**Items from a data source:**
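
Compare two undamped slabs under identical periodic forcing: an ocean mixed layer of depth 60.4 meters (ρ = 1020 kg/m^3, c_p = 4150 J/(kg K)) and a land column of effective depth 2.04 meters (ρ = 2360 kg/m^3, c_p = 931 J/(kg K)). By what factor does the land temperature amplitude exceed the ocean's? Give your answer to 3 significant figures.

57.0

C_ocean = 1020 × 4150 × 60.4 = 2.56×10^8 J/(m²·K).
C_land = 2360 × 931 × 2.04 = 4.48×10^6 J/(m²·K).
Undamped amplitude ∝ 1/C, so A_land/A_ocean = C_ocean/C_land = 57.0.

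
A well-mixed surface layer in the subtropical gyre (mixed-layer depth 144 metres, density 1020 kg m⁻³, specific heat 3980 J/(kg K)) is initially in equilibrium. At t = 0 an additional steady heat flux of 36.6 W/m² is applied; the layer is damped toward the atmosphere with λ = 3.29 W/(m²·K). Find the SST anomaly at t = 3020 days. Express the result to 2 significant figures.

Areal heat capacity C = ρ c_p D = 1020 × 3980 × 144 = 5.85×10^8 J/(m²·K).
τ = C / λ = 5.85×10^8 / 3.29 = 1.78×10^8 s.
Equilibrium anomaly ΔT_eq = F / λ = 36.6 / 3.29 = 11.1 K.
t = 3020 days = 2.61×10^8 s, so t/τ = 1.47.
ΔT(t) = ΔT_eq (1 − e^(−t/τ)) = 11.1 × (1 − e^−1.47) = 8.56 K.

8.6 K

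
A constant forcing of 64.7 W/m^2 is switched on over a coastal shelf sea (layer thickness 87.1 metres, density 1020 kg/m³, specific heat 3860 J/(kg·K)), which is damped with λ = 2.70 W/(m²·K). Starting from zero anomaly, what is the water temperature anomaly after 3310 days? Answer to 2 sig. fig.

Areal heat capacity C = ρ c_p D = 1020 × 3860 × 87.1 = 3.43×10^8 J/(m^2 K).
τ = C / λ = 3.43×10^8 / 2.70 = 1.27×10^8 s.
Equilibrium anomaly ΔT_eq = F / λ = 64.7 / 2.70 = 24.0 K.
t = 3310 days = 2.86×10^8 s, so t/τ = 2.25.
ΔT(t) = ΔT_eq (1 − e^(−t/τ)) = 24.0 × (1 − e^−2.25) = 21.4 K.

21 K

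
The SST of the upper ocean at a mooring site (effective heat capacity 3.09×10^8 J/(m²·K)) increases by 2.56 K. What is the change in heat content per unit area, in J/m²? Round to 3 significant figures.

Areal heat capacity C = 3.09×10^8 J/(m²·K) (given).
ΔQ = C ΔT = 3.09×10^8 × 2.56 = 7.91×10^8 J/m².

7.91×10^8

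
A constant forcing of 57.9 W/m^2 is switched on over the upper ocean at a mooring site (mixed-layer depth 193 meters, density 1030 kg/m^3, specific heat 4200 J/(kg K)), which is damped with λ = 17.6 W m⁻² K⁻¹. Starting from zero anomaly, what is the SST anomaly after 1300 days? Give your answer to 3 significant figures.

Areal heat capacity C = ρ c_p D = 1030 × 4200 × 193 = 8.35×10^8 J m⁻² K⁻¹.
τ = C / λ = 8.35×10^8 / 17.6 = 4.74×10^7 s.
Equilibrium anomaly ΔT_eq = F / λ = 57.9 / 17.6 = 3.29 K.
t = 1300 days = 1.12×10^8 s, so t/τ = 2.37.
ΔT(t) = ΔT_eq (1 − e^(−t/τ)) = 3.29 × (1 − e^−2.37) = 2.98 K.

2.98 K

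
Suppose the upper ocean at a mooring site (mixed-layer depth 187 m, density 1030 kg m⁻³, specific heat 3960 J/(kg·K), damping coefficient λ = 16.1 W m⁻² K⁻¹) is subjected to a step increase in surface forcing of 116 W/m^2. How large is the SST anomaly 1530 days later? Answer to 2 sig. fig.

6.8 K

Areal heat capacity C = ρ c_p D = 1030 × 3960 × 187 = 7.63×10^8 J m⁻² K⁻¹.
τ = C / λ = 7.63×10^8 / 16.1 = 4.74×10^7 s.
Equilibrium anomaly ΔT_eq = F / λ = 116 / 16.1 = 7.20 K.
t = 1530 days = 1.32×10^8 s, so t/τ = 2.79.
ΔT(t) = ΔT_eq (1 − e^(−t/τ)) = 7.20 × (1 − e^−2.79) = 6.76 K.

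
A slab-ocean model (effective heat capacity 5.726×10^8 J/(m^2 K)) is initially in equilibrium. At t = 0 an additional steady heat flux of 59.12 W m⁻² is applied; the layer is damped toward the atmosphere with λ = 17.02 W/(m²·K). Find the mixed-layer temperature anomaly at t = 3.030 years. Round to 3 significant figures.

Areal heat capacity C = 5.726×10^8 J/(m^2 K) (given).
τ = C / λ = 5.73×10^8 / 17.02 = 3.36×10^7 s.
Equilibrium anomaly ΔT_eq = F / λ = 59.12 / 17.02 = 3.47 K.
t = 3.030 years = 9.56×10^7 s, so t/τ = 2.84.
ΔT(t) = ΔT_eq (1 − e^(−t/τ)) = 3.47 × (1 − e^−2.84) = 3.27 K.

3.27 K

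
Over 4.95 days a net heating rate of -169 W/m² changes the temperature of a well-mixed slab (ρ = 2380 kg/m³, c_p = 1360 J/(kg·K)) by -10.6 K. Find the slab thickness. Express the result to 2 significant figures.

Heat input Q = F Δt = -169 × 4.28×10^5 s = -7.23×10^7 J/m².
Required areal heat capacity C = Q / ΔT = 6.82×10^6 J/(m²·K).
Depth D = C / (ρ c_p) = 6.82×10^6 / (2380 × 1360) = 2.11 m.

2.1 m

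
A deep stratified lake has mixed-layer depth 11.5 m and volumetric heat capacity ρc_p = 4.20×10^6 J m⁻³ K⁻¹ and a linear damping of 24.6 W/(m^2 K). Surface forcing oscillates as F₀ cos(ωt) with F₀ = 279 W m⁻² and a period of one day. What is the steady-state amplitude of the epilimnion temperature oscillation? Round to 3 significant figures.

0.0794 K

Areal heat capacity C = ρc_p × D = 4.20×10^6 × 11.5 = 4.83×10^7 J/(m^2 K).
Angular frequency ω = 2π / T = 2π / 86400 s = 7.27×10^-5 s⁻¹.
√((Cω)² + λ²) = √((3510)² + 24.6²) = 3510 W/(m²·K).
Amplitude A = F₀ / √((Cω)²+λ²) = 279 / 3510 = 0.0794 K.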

**Exercise prompt:** Every entry above must be copied exactly.

**Result:**
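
Compare two undamped slabs under identical periodic forcing: an ocean mixed layer of depth 60.4 meters (ρ = 1020 kg/m^3, c_p = 4150 J/(kg K)) and a land column of effective depth 2.04 meters (ρ = 2360 kg/m^3, c_p = 931 J/(kg K)). By what factor does the land temperature amplitude exceed the ocean's? Give your answer to 3 significant figures.

57.0

C_ocean = 1020 × 4150 × 60.4 = 2.56×10^8 J/(m²·K).
C_land = 2360 × 931 × 2.04 = 4.48×10^6 J/(m²·K).
Undamped amplitude ∝ 1/C, so A_land/A_ocean = C_ocean/C_land = 57.0.

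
A well-mixed surface layer in the subtropical gyre (mixed-layer depth 144 metres, density 1020 kg m⁻³, specific heat 3980 J/(kg K)) is initially in equilibrium. At t = 0 an additional steady heat flux of 36.6 W/m² is applied; the layer is damped toward the atmosphere with λ = 3.29 W/(m²·K). Find the SST anomaly at t = 3020 days. Express the result to 2 significant figures.

Areal heat capacity C = ρ c_p D = 1020 × 3980 × 144 = 5.85×10^8 J/(m²·K).
τ = C / λ = 5.85×10^8 / 3.29 = 1.78×10^8 s.
Equilibrium anomaly ΔT_eq = F / λ = 36.6 / 3.29 = 11.1 K.
t = 3020 days = 2.61×10^8 s, so t/τ = 1.47.
ΔT(t) = ΔT_eq (1 − e^(−t/τ)) = 11.1 × (1 − e^−1.47) = 8.56 K.

8.6 K

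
A constant forcing of 64.7 W/m^2 is switched on over a coastal shelf sea (layer thickness 87.1 metres, density 1020 kg/m³, specific heat 3860 J/(kg·K)), which is damped with λ = 2.70 W/(m²·K). Starting from zero anomaly, what is the water temperature anomaly after 3310 days? Answer to 2 sig. fig.

Areal heat capacity C = ρ c_p D = 1020 × 3860 × 87.1 = 3.43×10^8 J/(m^2 K).
τ = C / λ = 3.43×10^8 / 2.70 = 1.27×10^8 s.
Equilibrium anomaly ΔT_eq = F / λ = 64.7 / 2.70 = 24.0 K.
t = 3310 days = 2.86×10^8 s, so t/τ = 2.25.
ΔT(t) = ΔT_eq (1 − e^(−t/τ)) = 24.0 × (1 − e^−2.25) = 21.4 K.

21 K

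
The SST of the upper ocean at a mooring site (effective heat capacity 3.09×10^8 J/(m²·K)) increases by 2.56 K. What is the change in heat content per unit area, in J/m²? Round to 3 significant figures.

Areal heat capacity C = 3.09×10^8 J/(m²·K) (given).
ΔQ = C ΔT = 3.09×10^8 × 2.56 = 7.91×10^8 J/m².

7.91×10^8

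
A constant forcing of 57.9 W/m^2 is switched on over the upper ocean at a mooring site (mixed-layer depth 193 meters, density 1030 kg/m^3, specific heat 4200 J/(kg K)), which is damped with λ = 17.6 W m⁻² K⁻¹. Starting from zero anomaly, what is the SST anomaly after 1300 days? Give your answer to 3 significant figures.

Areal heat capacity C = ρ c_p D = 1030 × 4200 × 193 = 8.35×10^8 J m⁻² K⁻¹.
τ = C / λ = 8.35×10^8 / 17.6 = 4.74×10^7 s.
Equilibrium anomaly ΔT_eq = F / λ = 57.9 / 17.6 = 3.29 K.
t = 1300 days = 1.12×10^8 s, so t/τ = 2.37.
ΔT(t) = ΔT_eq (1 − e^(−t/τ)) = 3.29 × (1 − e^−2.37) = 2.98 K.

2.98 K

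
Suppose the upper ocean at a mooring site (mixed-layer depth 187 m, density 1030 kg m⁻³, specific heat 3960 J/(kg·K), damping coefficient λ = 16.1 W m⁻² K⁻¹) is subjected to a step increase in surface forcing of 116 W/m^2. How large is the SST anomaly 1530 days later? Answer to 2 sig. fig.

6.8 K

Areal heat capacity C = ρ c_p D = 1030 × 3960 × 187 = 7.63×10^8 J m⁻² K⁻¹.
τ = C / λ = 7.63×10^8 / 16.1 = 4.74×10^7 s.
Equilibrium anomaly ΔT_eq = F / λ = 116 / 16.1 = 7.20 K.
t = 1530 days = 1.32×10^8 s, so t/τ = 2.79.
ΔT(t) = ΔT_eq (1 − e^(−t/τ)) = 7.20 × (1 − e^−2.79) = 6.76 K.

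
A slab-ocean model (effective heat capacity 5.726×10^8 J/(m^2 K)) is initially in equilibrium. At t = 0 an additional steady heat flux of 59.12 W m⁻² is applied; the layer is damped toward the atmosphere with λ = 17.02 W/(m²·K). Find the mixed-layer temperature anomaly at t = 3.030 years. Round to 3 significant figures.

Areal heat capacity C = 5.726×10^8 J/(m^2 K) (given).
τ = C / λ = 5.73×10^8 / 17.02 = 3.36×10^7 s.
Equilibrium anomaly ΔT_eq = F / λ = 59.12 / 17.02 = 3.47 K.
t = 3.030 years = 9.56×10^7 s, so t/τ = 2.84.
ΔT(t) = ΔT_eq (1 − e^(−t/τ)) = 3.47 × (1 − e^−2.84) = 3.27 K.

3.27 K

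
Over 4.95 days a net heating rate of -169 W/m² changes the temperature of a well-mixed slab (ρ = 2380 kg/m³, c_p = 1360 J/(kg·K)) by -10.6 K. Find the slab thickness. Express the result to 2 significant figures.

Heat input Q = F Δt = -169 × 4.28×10^5 s = -7.23×10^7 J/m².
Required areal heat capacity C = Q / ΔT = 6.82×10^6 J/(m²·K).
Depth D = C / (ρ c_p) = 6.82×10^6 / (2380 × 1360) = 2.11 m.

2.1 m

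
A deep stratified lake has mixed-layer depth 11.5 m and volumetric heat capacity ρc_p = 4.20×10^6 J m⁻³ K⁻¹ and a linear damping of 24.6 W/(m^2 K). Surface forcing oscillates as F₀ cos(ωt) with F₀ = 279 W m⁻² and a period of one day. What is the steady-state amplitude of the epilimnion temperature oscillation? Round to 3 significant figures.

0.0794 K

Areal heat capacity C = ρc_p × D = 4.20×10^6 × 11.5 = 4.83×10^7 J/(m^2 K).
Angular frequency ω = 2π / T = 2π / 86400 s = 7.27×10^-5 s⁻¹.
√((Cω)² + λ²) = √((3510)² + 24.6²) = 3510 W/(m²·K).
Amplitude A = F₀ / √((Cω)²+λ²) = 279 / 3510 = 0.0794 K.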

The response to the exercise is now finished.